## Your instructions
Extract all of the entries and set them down verbatim.

Stored items

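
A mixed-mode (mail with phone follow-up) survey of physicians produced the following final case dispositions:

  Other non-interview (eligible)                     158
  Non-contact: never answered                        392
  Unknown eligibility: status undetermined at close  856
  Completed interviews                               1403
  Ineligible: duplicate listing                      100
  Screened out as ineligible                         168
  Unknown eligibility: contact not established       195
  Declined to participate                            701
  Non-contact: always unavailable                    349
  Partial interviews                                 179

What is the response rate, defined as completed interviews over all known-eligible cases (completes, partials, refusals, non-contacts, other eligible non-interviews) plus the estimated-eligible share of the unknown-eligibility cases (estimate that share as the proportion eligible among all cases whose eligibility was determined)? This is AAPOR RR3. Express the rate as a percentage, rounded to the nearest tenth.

33.8%

No contact after all attempts = 392 + 349 = 741
Eligibility not determined = 195 + 856 = 1051
Out of scope = 168 + 100 = 268
Num: 1403
Known eligible: 1403 + 179 + 701 + 741 + 158 = 3182
e = 3182 / (3182 + 268) = 3182 / 3450 = 0.9223
Estimated eligible among unknowns: 0.9223 × 1051 = 969.34
Denom: 3182 + 969.34 = 4151.34
RR3 = 1403 / 4151.34 = 0.3380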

## Exercise response
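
A mixed-mode (mail with phone follow-up) survey of physicians produced the following final case dispositions:

  Other non-interview (eligible)                     158
  Non-contact: never answered                        392
  Unknown eligibility: status undetermined at close  856
  Completed interviews                               1403
  Ineligible: duplicate listing                      100
  Screened out as ineligible                         168
  Unknown eligibility: contact not established       195
  Declined to participate                            701
  Non-contact: always unavailable                    349
  Partial interviews                                 179

What is the response rate, defined as completed interviews over all known-eligible cases (completes, partials, refusals, non-contacts, other eligible non-interviews) plus the estimated-eligible share of the unknown-eligibility cases (estimate that share as the proportion eligible among all cases whose eligibility was determined)? This is AAPOR RR3. Express the rate as a percentage, rounded to the nearest tenth.

33.8%

No contact after all attempts = 392 + 349 = 741
Eligibility not determined = 195 + 856 = 1051
Out of scope = 168 + 100 = 268
Num: 1403
Known eligible: 1403 + 179 + 701 + 741 + 158 = 3182
e = 3182 / (3182 + 268) = 3182 / 3450 = 0.9223
Estimated eligible among unknowns: 0.9223 × 1051 = 969.34
Denom: 3182 + 969.34 = 4151.34
RR3 = 1403 / 4151.34 = 0.3380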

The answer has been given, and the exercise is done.